● Your task
Quote only the lines from the top of the listing below down to and including the line with "There are 9".

● Data to process
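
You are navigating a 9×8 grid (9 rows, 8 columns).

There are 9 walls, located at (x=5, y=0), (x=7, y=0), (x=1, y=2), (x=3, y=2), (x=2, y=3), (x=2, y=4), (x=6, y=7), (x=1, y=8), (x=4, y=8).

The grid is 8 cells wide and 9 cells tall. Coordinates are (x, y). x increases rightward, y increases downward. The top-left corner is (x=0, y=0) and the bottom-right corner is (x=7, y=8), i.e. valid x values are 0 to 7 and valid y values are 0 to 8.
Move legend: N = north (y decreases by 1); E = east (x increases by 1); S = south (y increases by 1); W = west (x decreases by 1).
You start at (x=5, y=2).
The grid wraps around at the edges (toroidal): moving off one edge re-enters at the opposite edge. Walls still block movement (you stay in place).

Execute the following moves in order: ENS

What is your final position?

Answer: Final position: (x=6, y=2)

Derivation:
Start: (x=5, y=2)
  E (east): (x=5, y=2) -> (x=6, y=2)
  N (north): (x=6, y=2) -> (x=6, y=1)
  S (south): (x=6, y=1) -> (x=6, y=2)
Final: (x=6, y=2)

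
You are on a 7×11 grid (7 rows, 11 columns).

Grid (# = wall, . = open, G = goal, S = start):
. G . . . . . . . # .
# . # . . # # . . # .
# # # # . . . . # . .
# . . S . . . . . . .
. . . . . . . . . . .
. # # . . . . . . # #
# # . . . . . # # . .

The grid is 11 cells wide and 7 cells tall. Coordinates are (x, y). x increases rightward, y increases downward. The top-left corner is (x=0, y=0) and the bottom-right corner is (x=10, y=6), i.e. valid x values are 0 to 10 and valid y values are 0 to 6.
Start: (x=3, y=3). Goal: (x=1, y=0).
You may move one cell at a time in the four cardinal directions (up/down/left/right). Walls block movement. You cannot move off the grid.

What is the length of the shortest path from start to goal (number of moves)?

Answer: Shortest path length: 7

Derivation:
BFS from (x=3, y=3) until reaching (x=1, y=0):
  Distance 0: (x=3, y=3)
  Distance 1: (x=2, y=3), (x=4, y=3), (x=3, y=4)
  Distance 2: (x=4, y=2), (x=1, y=3), (x=5, y=3), (x=2, y=4), (x=4, y=4), (x=3, y=5)
  Distance 3: (x=4, y=1), (x=5, y=2), (x=6, y=3), (x=1, y=4), (x=5, y=4), (x=4, y=5), (x=3, y=6)
  Distance 4: (x=4, y=0), (x=3, y=1), (x=6, y=2), (x=7, y=3), (x=0, y=4), (x=6, y=4), (x=5, y=5), (x=2, y=6), (x=4, y=6)
  Distance 5: (x=3, y=0), (x=5, y=0), (x=7, y=2), (x=8, y=3), (x=7, y=4), (x=0, y=5), (x=6, y=5), (x=5, y=6)
  Distance 6: (x=2, y=0), (x=6, y=0), (x=7, y=1), (x=9, y=3), (x=8, y=4), (x=7, y=5), (x=6, y=6)
  Distance 7: (x=1, y=0), (x=7, y=0), (x=8, y=1), (x=9, y=2), (x=10, y=3), (x=9, y=4), (x=8, y=5)  <- goal reached here
One shortest path (7 moves): (x=3, y=3) -> (x=4, y=3) -> (x=4, y=2) -> (x=4, y=1) -> (x=3, y=1) -> (x=3, y=0) -> (x=2, y=0) -> (x=1, y=0)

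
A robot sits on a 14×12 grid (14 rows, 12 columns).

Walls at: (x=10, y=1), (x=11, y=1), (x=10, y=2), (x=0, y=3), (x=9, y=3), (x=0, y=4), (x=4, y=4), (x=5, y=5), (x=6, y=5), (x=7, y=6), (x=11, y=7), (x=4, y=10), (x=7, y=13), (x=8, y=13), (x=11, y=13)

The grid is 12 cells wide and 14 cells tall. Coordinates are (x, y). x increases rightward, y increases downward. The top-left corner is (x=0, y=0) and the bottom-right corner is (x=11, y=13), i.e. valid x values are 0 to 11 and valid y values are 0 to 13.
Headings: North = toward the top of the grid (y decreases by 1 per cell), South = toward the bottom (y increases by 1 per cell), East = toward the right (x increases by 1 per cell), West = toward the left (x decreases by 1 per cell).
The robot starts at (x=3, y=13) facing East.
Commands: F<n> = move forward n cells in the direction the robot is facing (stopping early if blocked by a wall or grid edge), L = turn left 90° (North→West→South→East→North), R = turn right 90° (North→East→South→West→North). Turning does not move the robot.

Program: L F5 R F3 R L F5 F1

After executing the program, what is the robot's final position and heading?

Start: (x=3, y=13), facing East
  L: turn left, now facing North
  F5: move forward 5, now at (x=3, y=8)
  R: turn right, now facing East
  F3: move forward 3, now at (x=6, y=8)
  R: turn right, now facing South
  L: turn left, now facing East
  F5: move forward 5, now at (x=11, y=8)
  F1: move forward 0/1 (blocked), now at (x=11, y=8)
Final: (x=11, y=8), facing East

Answer: Final position: (x=11, y=8), facing East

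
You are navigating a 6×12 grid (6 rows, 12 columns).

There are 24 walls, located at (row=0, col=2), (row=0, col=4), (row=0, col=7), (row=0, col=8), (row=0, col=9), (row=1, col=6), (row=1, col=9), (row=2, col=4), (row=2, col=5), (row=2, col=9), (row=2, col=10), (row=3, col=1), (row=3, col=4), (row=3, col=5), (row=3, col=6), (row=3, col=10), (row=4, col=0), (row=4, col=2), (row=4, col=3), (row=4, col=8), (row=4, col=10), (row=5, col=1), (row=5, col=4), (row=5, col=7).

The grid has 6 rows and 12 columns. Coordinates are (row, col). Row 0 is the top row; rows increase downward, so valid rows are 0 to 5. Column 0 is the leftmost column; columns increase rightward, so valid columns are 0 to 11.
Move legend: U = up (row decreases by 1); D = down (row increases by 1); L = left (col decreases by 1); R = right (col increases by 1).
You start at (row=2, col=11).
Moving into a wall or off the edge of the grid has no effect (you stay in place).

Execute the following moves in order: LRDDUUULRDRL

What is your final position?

Answer: Final position: (row=2, col=11)

Derivation:
Start: (row=2, col=11)
  L (left): blocked, stay at (row=2, col=11)
  R (right): blocked, stay at (row=2, col=11)
  D (down): (row=2, col=11) -> (row=3, col=11)
  D (down): (row=3, col=11) -> (row=4, col=11)
  U (up): (row=4, col=11) -> (row=3, col=11)
  U (up): (row=3, col=11) -> (row=2, col=11)
  U (up): (row=2, col=11) -> (row=1, col=11)
  L (left): (row=1, col=11) -> (row=1, col=10)
  R (right): (row=1, col=10) -> (row=1, col=11)
  D (down): (row=1, col=11) -> (row=2, col=11)
  R (right): blocked, stay at (row=2, col=11)
  L (left): blocked, stay at (row=2, col=11)
Final: (row=2, col=11)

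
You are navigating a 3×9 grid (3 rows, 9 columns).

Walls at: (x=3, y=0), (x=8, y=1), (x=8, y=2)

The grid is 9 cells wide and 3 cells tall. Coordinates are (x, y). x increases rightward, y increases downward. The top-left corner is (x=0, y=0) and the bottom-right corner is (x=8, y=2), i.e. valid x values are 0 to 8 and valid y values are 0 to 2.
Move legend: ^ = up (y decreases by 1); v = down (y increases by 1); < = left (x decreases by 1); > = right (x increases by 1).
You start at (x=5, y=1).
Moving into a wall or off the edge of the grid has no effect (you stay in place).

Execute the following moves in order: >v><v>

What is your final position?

Answer: Final position: (x=7, y=2)

Derivation:
Start: (x=5, y=1)
  > (right): (x=5, y=1) -> (x=6, y=1)
  v (down): (x=6, y=1) -> (x=6, y=2)
  > (right): (x=6, y=2) -> (x=7, y=2)
  < (left): (x=7, y=2) -> (x=6, y=2)
  v (down): blocked, stay at (x=6, y=2)
  > (right): (x=6, y=2) -> (x=7, y=2)
Final: (x=7, y=2)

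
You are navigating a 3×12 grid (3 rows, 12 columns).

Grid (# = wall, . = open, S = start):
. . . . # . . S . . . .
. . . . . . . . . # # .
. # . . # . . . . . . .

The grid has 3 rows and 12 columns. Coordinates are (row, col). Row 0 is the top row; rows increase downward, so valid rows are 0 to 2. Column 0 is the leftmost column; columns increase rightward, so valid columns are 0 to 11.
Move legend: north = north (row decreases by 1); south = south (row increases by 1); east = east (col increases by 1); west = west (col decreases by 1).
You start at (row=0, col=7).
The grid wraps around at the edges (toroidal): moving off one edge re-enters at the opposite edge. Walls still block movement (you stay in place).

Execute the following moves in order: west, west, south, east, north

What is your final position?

Answer: Final position: (row=0, col=6)

Derivation:
Start: (row=0, col=7)
  west (west): (row=0, col=7) -> (row=0, col=6)
  west (west): (row=0, col=6) -> (row=0, col=5)
  south (south): (row=0, col=5) -> (row=1, col=5)
  east (east): (row=1, col=5) -> (row=1, col=6)
  north (north): (row=1, col=6) -> (row=0, col=6)
Final: (row=0, col=6)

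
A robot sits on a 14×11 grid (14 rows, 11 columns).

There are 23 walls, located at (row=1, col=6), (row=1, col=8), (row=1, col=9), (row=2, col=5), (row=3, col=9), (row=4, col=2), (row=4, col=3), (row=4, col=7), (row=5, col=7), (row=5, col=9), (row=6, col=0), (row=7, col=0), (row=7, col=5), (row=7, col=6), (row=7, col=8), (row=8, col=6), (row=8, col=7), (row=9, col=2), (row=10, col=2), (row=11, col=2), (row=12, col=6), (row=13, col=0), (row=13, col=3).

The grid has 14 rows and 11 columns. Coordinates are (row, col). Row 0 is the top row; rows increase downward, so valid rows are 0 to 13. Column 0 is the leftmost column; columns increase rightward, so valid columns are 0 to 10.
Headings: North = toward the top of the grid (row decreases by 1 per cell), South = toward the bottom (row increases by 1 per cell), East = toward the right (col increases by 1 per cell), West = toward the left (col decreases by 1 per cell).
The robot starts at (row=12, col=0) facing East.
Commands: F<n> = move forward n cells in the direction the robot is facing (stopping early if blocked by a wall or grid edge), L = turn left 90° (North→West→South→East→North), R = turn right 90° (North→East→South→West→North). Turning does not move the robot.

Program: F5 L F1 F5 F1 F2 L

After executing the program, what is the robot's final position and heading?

Answer: Final position: (row=8, col=5), facing West

Derivation:
Start: (row=12, col=0), facing East
  F5: move forward 5, now at (row=12, col=5)
  L: turn left, now facing North
  F1: move forward 1, now at (row=11, col=5)
  F5: move forward 3/5 (blocked), now at (row=8, col=5)
  F1: move forward 0/1 (blocked), now at (row=8, col=5)
  F2: move forward 0/2 (blocked), now at (row=8, col=5)
  L: turn left, now facing West
Final: (row=8, col=5), facing West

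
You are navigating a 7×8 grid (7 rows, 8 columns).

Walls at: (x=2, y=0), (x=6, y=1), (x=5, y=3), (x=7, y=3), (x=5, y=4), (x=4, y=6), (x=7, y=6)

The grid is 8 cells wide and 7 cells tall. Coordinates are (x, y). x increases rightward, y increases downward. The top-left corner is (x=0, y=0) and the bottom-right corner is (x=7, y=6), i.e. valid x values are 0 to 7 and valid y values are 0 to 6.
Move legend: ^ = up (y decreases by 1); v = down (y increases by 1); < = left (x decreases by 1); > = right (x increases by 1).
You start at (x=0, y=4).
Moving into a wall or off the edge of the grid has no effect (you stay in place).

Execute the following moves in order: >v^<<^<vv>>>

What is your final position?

Start: (x=0, y=4)
  > (right): (x=0, y=4) -> (x=1, y=4)
  v (down): (x=1, y=4) -> (x=1, y=5)
  ^ (up): (x=1, y=5) -> (x=1, y=4)
  < (left): (x=1, y=4) -> (x=0, y=4)
  < (left): blocked, stay at (x=0, y=4)
  ^ (up): (x=0, y=4) -> (x=0, y=3)
  < (left): blocked, stay at (x=0, y=3)
  v (down): (x=0, y=3) -> (x=0, y=4)
  v (down): (x=0, y=4) -> (x=0, y=5)
  > (right): (x=0, y=5) -> (x=1, y=5)
  > (right): (x=1, y=5) -> (x=2, y=5)
  > (right): (x=2, y=5) -> (x=3, y=5)
Final: (x=3, y=5)

Answer: Final position: (x=3, y=5)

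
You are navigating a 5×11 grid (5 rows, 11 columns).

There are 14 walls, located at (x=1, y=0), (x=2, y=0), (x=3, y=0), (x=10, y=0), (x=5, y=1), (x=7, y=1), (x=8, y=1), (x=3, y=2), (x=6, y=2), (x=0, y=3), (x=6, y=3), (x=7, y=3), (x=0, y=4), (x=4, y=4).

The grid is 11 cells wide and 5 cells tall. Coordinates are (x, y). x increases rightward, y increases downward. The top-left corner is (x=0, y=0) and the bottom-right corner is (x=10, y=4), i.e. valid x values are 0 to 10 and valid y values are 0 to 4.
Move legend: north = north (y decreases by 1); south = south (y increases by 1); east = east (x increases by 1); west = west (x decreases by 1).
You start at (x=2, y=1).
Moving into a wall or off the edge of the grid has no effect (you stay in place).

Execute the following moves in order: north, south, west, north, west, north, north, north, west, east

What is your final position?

Answer: Final position: (x=0, y=0)

Derivation:
Start: (x=2, y=1)
  north (north): blocked, stay at (x=2, y=1)
  south (south): (x=2, y=1) -> (x=2, y=2)
  west (west): (x=2, y=2) -> (x=1, y=2)
  north (north): (x=1, y=2) -> (x=1, y=1)
  west (west): (x=1, y=1) -> (x=0, y=1)
  north (north): (x=0, y=1) -> (x=0, y=0)
  north (north): blocked, stay at (x=0, y=0)
  north (north): blocked, stay at (x=0, y=0)
  west (west): blocked, stay at (x=0, y=0)
  east (east): blocked, stay at (x=0, y=0)
Final: (x=0, y=0)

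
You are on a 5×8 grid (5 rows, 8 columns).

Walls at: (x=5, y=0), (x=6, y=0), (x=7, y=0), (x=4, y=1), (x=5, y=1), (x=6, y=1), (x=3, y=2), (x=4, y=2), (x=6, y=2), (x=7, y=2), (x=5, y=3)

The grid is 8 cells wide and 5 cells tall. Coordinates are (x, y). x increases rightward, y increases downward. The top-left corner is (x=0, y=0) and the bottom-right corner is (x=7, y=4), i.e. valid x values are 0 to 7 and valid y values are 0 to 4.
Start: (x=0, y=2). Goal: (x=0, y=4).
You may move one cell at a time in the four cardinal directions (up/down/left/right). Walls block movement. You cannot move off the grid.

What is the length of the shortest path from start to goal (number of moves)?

Answer: Shortest path length: 2

Derivation:
BFS from (x=0, y=2) until reaching (x=0, y=4):
  Distance 0: (x=0, y=2)
  Distance 1: (x=0, y=1), (x=1, y=2), (x=0, y=3)
  Distance 2: (x=0, y=0), (x=1, y=1), (x=2, y=2), (x=1, y=3), (x=0, y=4)  <- goal reached here
One shortest path (2 moves): (x=0, y=2) -> (x=0, y=3) -> (x=0, y=4)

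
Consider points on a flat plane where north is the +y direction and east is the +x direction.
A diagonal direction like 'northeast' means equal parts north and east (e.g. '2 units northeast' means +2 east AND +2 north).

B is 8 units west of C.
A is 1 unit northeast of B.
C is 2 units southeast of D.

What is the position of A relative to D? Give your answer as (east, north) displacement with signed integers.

Answer: A is at (east=-5, north=-1) relative to D.

Derivation:
Place D at the origin (east=0, north=0).
  C is 2 units southeast of D: delta (east=+2, north=-2); C at (east=2, north=-2).
  B is 8 units west of C: delta (east=-8, north=+0); B at (east=-6, north=-2).
  A is 1 unit northeast of B: delta (east=+1, north=+1); A at (east=-5, north=-1).
Therefore A relative to D: (east=-5, north=-1).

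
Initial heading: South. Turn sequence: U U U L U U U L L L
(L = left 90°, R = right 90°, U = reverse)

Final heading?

Start: South
  U (U-turn (180°)) -> North
  U (U-turn (180°)) -> South
  U (U-turn (180°)) -> North
  L (left (90° counter-clockwise)) -> West
  U (U-turn (180°)) -> East
  U (U-turn (180°)) -> West
  U (U-turn (180°)) -> East
  L (left (90° counter-clockwise)) -> North
  L (left (90° counter-clockwise)) -> West
  L (left (90° counter-clockwise)) -> South
Final: South

Answer: Final heading: South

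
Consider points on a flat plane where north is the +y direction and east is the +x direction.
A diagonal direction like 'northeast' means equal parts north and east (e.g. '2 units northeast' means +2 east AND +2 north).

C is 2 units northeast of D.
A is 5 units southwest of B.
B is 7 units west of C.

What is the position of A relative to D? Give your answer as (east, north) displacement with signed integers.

Answer: A is at (east=-10, north=-3) relative to D.

Derivation:
Place D at the origin (east=0, north=0).
  C is 2 units northeast of D: delta (east=+2, north=+2); C at (east=2, north=2).
  B is 7 units west of C: delta (east=-7, north=+0); B at (east=-5, north=2).
  A is 5 units southwest of B: delta (east=-5, north=-5); A at (east=-10, north=-3).
Therefore A relative to D: (east=-10, north=-3).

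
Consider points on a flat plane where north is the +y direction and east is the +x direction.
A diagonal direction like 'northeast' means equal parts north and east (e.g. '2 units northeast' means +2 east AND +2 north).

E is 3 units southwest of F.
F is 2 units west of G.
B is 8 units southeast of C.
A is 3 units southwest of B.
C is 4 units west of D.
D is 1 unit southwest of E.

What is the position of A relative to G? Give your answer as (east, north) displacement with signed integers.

Place G at the origin (east=0, north=0).
  F is 2 units west of G: delta (east=-2, north=+0); F at (east=-2, north=0).
  E is 3 units southwest of F: delta (east=-3, north=-3); E at (east=-5, north=-3).
  D is 1 unit southwest of E: delta (east=-1, north=-1); D at (east=-6, north=-4).
  C is 4 units west of D: delta (east=-4, north=+0); C at (east=-10, north=-4).
  B is 8 units southeast of C: delta (east=+8, north=-8); B at (east=-2, north=-12).
  A is 3 units southwest of B: delta (east=-3, north=-3); A at (east=-5, north=-15).
Therefore A relative to G: (east=-5, north=-15).

Answer: A is at (east=-5, north=-15) relative to G.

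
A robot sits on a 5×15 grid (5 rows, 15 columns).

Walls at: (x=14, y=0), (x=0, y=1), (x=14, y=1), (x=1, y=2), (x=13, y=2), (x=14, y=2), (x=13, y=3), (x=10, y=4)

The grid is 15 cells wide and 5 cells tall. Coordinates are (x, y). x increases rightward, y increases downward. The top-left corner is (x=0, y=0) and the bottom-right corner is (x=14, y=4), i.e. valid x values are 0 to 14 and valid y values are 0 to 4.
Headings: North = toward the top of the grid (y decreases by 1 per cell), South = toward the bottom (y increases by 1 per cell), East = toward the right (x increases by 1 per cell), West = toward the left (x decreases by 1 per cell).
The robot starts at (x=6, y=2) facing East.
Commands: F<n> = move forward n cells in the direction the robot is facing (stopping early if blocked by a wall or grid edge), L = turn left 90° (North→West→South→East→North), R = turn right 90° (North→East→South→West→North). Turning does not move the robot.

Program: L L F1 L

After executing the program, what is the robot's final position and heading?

Answer: Final position: (x=5, y=2), facing South

Derivation:
Start: (x=6, y=2), facing East
  L: turn left, now facing North
  L: turn left, now facing West
  F1: move forward 1, now at (x=5, y=2)
  L: turn left, now facing South
Final: (x=5, y=2), facing South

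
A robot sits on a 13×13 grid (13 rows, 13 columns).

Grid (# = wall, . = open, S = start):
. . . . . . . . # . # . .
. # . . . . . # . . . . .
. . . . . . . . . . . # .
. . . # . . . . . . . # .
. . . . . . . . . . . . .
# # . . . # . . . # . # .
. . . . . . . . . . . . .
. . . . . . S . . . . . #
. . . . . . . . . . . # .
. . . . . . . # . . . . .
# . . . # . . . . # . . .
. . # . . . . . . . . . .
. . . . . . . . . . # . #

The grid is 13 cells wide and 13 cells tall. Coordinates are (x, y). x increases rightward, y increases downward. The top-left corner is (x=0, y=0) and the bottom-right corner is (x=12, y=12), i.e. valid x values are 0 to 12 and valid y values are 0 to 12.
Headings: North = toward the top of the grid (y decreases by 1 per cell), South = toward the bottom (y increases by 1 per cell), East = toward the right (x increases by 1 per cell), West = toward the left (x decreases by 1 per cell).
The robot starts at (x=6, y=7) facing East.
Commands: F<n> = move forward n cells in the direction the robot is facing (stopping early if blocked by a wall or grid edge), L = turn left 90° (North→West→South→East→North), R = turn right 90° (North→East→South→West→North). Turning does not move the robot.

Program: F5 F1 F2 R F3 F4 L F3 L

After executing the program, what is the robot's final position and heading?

Answer: Final position: (x=11, y=7), facing North

Derivation:
Start: (x=6, y=7), facing East
  F5: move forward 5, now at (x=11, y=7)
  F1: move forward 0/1 (blocked), now at (x=11, y=7)
  F2: move forward 0/2 (blocked), now at (x=11, y=7)
  R: turn right, now facing South
  F3: move forward 0/3 (blocked), now at (x=11, y=7)
  F4: move forward 0/4 (blocked), now at (x=11, y=7)
  L: turn left, now facing East
  F3: move forward 0/3 (blocked), now at (x=11, y=7)
  L: turn left, now facing North
Final: (x=11, y=7), facing North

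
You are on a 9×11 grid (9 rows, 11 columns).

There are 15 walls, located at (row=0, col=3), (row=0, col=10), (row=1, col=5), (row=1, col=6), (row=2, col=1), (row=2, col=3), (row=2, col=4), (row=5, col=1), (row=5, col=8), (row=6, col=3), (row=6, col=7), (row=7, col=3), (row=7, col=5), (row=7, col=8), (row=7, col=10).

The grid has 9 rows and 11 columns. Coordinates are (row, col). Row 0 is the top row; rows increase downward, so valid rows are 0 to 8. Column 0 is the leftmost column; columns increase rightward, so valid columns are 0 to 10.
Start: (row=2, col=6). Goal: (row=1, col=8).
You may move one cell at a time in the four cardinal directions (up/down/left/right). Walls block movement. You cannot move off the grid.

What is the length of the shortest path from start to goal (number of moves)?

BFS from (row=2, col=6) until reaching (row=1, col=8):
  Distance 0: (row=2, col=6)
  Distance 1: (row=2, col=5), (row=2, col=7), (row=3, col=6)
  Distance 2: (row=1, col=7), (row=2, col=8), (row=3, col=5), (row=3, col=7), (row=4, col=6)
  Distance 3: (row=0, col=7), (row=1, col=8), (row=2, col=9), (row=3, col=4), (row=3, col=8), (row=4, col=5), (row=4, col=7), (row=5, col=6)  <- goal reached here
One shortest path (3 moves): (row=2, col=6) -> (row=2, col=7) -> (row=2, col=8) -> (row=1, col=8)

Answer: Shortest path length: 3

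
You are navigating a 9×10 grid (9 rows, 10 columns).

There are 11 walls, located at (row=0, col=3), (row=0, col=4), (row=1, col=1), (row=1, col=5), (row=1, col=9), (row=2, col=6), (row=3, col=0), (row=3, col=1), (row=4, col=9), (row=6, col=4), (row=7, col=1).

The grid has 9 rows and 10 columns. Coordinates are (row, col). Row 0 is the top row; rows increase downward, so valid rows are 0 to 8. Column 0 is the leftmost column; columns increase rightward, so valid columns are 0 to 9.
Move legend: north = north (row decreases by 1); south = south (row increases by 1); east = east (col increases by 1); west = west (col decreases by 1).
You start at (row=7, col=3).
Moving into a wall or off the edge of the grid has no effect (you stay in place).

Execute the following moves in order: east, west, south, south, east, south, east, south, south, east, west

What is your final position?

Answer: Final position: (row=8, col=5)

Derivation:
Start: (row=7, col=3)
  east (east): (row=7, col=3) -> (row=7, col=4)
  west (west): (row=7, col=4) -> (row=7, col=3)
  south (south): (row=7, col=3) -> (row=8, col=3)
  south (south): blocked, stay at (row=8, col=3)
  east (east): (row=8, col=3) -> (row=8, col=4)
  south (south): blocked, stay at (row=8, col=4)
  east (east): (row=8, col=4) -> (row=8, col=5)
  south (south): blocked, stay at (row=8, col=5)
  south (south): blocked, stay at (row=8, col=5)
  east (east): (row=8, col=5) -> (row=8, col=6)
  west (west): (row=8, col=6) -> (row=8, col=5)
Final: (row=8, col=5)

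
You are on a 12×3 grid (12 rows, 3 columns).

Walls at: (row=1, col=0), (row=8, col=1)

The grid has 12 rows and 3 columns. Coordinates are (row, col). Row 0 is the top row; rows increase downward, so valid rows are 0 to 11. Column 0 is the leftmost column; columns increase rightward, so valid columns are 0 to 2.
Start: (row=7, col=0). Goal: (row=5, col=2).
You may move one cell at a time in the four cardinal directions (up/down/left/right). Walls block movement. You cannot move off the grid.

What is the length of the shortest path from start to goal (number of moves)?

BFS from (row=7, col=0) until reaching (row=5, col=2):
  Distance 0: (row=7, col=0)
  Distance 1: (row=6, col=0), (row=7, col=1), (row=8, col=0)
  Distance 2: (row=5, col=0), (row=6, col=1), (row=7, col=2), (row=9, col=0)
  Distance 3: (row=4, col=0), (row=5, col=1), (row=6, col=2), (row=8, col=2), (row=9, col=1), (row=10, col=0)
  Distance 4: (row=3, col=0), (row=4, col=1), (row=5, col=2), (row=9, col=2), (row=10, col=1), (row=11, col=0)  <- goal reached here
One shortest path (4 moves): (row=7, col=0) -> (row=7, col=1) -> (row=7, col=2) -> (row=6, col=2) -> (row=5, col=2)

Answer: Shortest path length: 4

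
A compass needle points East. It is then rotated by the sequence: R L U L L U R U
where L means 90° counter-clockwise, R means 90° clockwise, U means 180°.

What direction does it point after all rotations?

Answer: Final heading: South

Derivation:
Start: East
  R (right (90° clockwise)) -> South
  L (left (90° counter-clockwise)) -> East
  U (U-turn (180°)) -> West
  L (left (90° counter-clockwise)) -> South
  L (left (90° counter-clockwise)) -> East
  U (U-turn (180°)) -> West
  R (right (90° clockwise)) -> North
  U (U-turn (180°)) -> South
Final: South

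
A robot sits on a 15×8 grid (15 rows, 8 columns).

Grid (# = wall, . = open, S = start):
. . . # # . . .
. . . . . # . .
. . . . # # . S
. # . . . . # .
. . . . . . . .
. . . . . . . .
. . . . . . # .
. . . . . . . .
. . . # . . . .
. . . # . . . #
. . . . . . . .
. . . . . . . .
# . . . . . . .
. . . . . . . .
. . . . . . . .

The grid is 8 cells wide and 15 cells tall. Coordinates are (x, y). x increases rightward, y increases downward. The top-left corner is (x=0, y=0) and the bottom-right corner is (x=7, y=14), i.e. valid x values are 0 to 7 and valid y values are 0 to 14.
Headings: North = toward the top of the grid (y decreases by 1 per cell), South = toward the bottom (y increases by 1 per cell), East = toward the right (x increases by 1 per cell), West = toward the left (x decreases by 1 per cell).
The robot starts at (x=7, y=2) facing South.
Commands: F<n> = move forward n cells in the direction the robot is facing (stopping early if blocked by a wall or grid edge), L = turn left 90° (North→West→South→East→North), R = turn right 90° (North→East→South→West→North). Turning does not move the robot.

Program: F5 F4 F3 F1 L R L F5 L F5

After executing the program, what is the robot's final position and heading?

Start: (x=7, y=2), facing South
  F5: move forward 5, now at (x=7, y=7)
  F4: move forward 1/4 (blocked), now at (x=7, y=8)
  F3: move forward 0/3 (blocked), now at (x=7, y=8)
  F1: move forward 0/1 (blocked), now at (x=7, y=8)
  L: turn left, now facing East
  R: turn right, now facing South
  L: turn left, now facing East
  F5: move forward 0/5 (blocked), now at (x=7, y=8)
  L: turn left, now facing North
  F5: move forward 5, now at (x=7, y=3)
Final: (x=7, y=3), facing North

Answer: Final position: (x=7, y=3), facing North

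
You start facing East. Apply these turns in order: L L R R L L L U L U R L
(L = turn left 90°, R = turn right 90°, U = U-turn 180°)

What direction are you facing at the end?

Start: East
  L (left (90° counter-clockwise)) -> North
  L (left (90° counter-clockwise)) -> West
  R (right (90° clockwise)) -> North
  R (right (90° clockwise)) -> East
  L (left (90° counter-clockwise)) -> North
  L (left (90° counter-clockwise)) -> West
  L (left (90° counter-clockwise)) -> South
  U (U-turn (180°)) -> North
  L (left (90° counter-clockwise)) -> West
  U (U-turn (180°)) -> East
  R (right (90° clockwise)) -> South
  L (left (90° counter-clockwise)) -> East
Final: East

Answer: Final heading: East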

● Task answer
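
You are navigating a 9×8 grid (9 rows, 8 columns).

There are 9 walls, located at (x=5, y=0), (x=7, y=0), (x=1, y=2), (x=3, y=2), (x=2, y=3), (x=2, y=4), (x=6, y=7), (x=1, y=8), (x=4, y=8).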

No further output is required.